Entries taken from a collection
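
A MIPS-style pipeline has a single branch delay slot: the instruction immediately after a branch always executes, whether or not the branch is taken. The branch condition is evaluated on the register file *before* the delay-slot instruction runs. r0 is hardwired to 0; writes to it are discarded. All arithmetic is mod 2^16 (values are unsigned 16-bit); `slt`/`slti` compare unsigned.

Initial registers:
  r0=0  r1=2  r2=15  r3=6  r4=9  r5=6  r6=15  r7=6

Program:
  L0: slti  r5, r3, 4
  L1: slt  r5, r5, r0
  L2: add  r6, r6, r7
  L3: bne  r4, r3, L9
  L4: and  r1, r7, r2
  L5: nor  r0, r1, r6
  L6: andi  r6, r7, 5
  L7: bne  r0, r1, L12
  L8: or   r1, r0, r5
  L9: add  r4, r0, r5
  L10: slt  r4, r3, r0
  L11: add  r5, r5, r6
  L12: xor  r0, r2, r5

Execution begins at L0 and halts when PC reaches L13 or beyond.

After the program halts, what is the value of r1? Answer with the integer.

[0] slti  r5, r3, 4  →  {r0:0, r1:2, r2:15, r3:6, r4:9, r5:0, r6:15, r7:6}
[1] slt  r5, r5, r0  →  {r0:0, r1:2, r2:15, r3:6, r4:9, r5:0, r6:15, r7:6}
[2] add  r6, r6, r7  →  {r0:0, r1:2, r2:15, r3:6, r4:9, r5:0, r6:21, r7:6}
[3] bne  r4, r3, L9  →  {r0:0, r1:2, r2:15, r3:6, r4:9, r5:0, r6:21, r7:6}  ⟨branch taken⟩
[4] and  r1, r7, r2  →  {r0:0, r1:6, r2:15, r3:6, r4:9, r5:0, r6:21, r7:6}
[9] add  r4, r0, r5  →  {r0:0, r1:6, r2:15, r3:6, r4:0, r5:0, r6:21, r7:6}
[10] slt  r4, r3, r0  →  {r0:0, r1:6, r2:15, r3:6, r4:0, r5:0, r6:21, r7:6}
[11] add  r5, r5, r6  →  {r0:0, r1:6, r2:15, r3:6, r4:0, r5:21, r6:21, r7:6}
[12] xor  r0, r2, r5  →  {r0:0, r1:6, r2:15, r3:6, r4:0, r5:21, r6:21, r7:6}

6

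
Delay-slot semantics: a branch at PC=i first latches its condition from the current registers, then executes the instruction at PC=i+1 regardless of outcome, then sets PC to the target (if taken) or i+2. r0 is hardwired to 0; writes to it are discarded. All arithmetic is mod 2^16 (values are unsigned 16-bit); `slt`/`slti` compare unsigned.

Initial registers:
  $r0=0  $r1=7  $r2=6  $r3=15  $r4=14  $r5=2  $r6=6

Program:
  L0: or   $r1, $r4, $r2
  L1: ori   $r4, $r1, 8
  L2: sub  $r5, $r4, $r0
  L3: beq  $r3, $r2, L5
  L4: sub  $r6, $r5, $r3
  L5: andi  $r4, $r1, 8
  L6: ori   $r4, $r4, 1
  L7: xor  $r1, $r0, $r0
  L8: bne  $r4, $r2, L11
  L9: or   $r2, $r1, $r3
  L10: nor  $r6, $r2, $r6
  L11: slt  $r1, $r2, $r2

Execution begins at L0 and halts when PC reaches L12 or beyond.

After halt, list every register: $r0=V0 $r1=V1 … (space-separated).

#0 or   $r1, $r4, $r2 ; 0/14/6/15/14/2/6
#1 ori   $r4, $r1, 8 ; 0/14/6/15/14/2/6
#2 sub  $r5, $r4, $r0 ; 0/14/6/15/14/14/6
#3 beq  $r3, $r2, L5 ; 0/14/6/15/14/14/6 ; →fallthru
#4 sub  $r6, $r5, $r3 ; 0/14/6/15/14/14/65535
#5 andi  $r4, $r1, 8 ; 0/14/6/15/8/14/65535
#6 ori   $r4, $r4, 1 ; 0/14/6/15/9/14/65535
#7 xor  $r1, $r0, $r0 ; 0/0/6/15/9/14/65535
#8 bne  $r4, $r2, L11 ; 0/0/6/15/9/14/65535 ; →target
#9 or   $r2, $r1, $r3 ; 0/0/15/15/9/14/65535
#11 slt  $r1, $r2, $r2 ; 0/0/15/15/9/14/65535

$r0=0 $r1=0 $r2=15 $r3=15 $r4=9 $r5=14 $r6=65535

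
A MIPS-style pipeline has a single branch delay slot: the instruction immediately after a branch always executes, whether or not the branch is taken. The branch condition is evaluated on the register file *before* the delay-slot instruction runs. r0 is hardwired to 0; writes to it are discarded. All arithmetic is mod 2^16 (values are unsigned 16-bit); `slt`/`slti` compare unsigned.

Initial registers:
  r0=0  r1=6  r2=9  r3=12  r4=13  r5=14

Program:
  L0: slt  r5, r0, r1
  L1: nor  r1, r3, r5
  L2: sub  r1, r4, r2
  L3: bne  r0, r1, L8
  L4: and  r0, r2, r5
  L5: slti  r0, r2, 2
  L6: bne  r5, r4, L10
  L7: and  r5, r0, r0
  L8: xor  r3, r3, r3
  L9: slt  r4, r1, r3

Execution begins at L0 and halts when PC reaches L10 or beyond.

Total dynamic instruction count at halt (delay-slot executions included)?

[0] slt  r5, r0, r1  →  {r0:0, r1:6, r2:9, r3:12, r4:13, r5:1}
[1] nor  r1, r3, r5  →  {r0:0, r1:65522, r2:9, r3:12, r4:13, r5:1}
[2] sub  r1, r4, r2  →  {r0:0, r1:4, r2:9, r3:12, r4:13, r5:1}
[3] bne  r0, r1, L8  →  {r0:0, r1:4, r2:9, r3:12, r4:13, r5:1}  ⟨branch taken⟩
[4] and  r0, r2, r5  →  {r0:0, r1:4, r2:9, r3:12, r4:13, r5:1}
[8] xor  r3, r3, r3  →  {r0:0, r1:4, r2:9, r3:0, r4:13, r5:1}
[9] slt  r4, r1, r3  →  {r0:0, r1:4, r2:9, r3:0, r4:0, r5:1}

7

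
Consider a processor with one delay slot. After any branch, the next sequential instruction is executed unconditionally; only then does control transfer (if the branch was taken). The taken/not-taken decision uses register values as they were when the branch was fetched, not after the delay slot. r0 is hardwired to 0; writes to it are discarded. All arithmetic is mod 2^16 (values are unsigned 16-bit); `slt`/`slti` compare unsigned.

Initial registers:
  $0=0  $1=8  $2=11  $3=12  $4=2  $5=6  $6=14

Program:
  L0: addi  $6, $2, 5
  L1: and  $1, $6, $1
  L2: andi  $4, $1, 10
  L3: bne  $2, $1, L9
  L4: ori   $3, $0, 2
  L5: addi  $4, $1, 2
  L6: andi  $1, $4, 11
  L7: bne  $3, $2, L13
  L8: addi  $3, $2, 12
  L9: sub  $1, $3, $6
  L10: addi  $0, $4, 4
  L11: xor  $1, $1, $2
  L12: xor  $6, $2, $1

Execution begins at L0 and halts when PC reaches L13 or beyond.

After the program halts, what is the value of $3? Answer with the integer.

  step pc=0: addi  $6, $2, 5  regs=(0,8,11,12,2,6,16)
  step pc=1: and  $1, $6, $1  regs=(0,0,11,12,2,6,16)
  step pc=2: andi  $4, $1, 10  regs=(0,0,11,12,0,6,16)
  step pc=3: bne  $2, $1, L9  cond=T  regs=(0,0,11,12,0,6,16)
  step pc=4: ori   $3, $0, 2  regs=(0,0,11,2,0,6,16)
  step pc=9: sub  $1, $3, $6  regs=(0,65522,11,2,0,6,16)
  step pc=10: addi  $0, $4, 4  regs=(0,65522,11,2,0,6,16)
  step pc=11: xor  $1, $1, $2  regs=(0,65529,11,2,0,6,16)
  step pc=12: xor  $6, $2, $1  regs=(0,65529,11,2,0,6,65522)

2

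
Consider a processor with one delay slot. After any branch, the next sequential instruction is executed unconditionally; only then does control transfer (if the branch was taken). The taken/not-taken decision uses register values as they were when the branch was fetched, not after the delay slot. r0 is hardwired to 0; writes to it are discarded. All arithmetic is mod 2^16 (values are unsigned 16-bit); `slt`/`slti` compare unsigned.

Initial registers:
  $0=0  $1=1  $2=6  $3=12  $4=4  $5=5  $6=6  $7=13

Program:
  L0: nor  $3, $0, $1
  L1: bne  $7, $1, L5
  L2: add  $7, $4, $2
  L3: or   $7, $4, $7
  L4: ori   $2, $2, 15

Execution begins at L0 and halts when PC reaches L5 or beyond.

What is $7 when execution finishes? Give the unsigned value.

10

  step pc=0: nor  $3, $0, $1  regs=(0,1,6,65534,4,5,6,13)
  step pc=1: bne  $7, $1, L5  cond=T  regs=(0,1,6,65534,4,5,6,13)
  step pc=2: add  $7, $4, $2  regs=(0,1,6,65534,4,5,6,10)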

> Assigned task
Among the lines above, find each one containing the string "beyond" and copy it.

> Solution below
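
Execution begins at L0 and halts when PC reaches L13 or beyond.
Execution begins at L0 and halts when PC reaches L12 or beyond.
Execution begins at L0 and halts when PC reaches L10 or beyond.
Execution begins at L0 and halts when PC reaches L13 or beyond.
Execution begins at L0 and halts when PC reaches L5 or beyond.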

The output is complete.